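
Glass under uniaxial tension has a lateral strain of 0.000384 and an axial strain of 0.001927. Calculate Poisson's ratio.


Poisson's ratio: nu = lateral strain / axial strain
  nu = 0.000384 / 0.001927 = 0.1993

0.1993


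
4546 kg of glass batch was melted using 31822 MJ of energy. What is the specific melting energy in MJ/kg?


Rearrange E = m * s for s:
  s = E / m
  s = 31822 / 4546 = 7.0 MJ/kg

7.0 MJ/kg


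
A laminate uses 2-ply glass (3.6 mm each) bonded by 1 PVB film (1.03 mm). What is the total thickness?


Total thickness = glass contribution + PVB contribution
  Glass: 2 * 3.6 = 7.2 mm
  PVB: 1 * 1.03 = 1.03 mm
  Total = 7.2 + 1.03 = 8.23 mm

8.23 mm


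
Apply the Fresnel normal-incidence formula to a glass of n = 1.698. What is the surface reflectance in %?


Fresnel reflectance at normal incidence:
  R = ((n - 1)/(n + 1))^2
  (n - 1)/(n + 1) = (1.698 - 1)/(1.698 + 1) = 0.25871
  R = 0.25871^2 = 0.0669309
  R(%) = 0.0669309 * 100 = 6.693%

6.693%


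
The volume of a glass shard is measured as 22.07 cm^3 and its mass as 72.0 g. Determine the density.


Use the definition of density:
  rho = mass / volume
  rho = 72.0 / 22.07 = 3.262 g/cm^3

3.262 g/cm^3


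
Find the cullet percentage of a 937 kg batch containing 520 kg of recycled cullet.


Cullet ratio = (cullet mass / total batch mass) * 100
  Ratio = 520 / 937 * 100 = 55.5%

55.5%


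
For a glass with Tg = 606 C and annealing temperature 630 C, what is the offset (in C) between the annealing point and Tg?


Offset = T_anneal - Tg:
  offset = 630 - 606 = 24 C

24 C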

::::::

Every record, word for word, must be returned.

RESPONSE >>
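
Glass under uniaxial tension has a lateral strain of 0.000384 and an axial strain of 0.001927. Calculate Poisson's ratio.


Poisson's ratio: nu = lateral strain / axial strain
  nu = 0.000384 / 0.001927 = 0.1993

0.1993


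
4546 kg of glass batch was melted using 31822 MJ of energy. What is the specific melting energy in MJ/kg?


Rearrange E = m * s for s:
  s = E / m
  s = 31822 / 4546 = 7.0 MJ/kg

7.0 MJ/kg


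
A laminate uses 2-ply glass (3.6 mm each) bonded by 1 PVB film (1.03 mm). What is the total thickness?


Total thickness = glass contribution + PVB contribution
  Glass: 2 * 3.6 = 7.2 mm
  PVB: 1 * 1.03 = 1.03 mm
  Total = 7.2 + 1.03 = 8.23 mm

8.23 mm


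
Apply the Fresnel normal-incidence formula to a glass of n = 1.698. What is the surface reflectance in %?


Fresnel reflectance at normal incidence:
  R = ((n - 1)/(n + 1))^2
  (n - 1)/(n + 1) = (1.698 - 1)/(1.698 + 1) = 0.25871
  R = 0.25871^2 = 0.0669309
  R(%) = 0.0669309 * 100 = 6.693%

6.693%


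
The volume of a glass shard is measured as 22.07 cm^3 and its mass as 72.0 g. Determine the density.


Use the definition of density:
  rho = mass / volume
  rho = 72.0 / 22.07 = 3.262 g/cm^3

3.262 g/cm^3


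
Find the cullet percentage of a 937 kg batch containing 520 kg of recycled cullet.


Cullet ratio = (cullet mass / total batch mass) * 100
  Ratio = 520 / 937 * 100 = 55.5%

55.5%


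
For a glass with Tg = 606 C and annealing temperature 630 C, what is the offset (in C) between the annealing point and Tg?


Offset = T_anneal - Tg:
  offset = 630 - 606 = 24 C

24 C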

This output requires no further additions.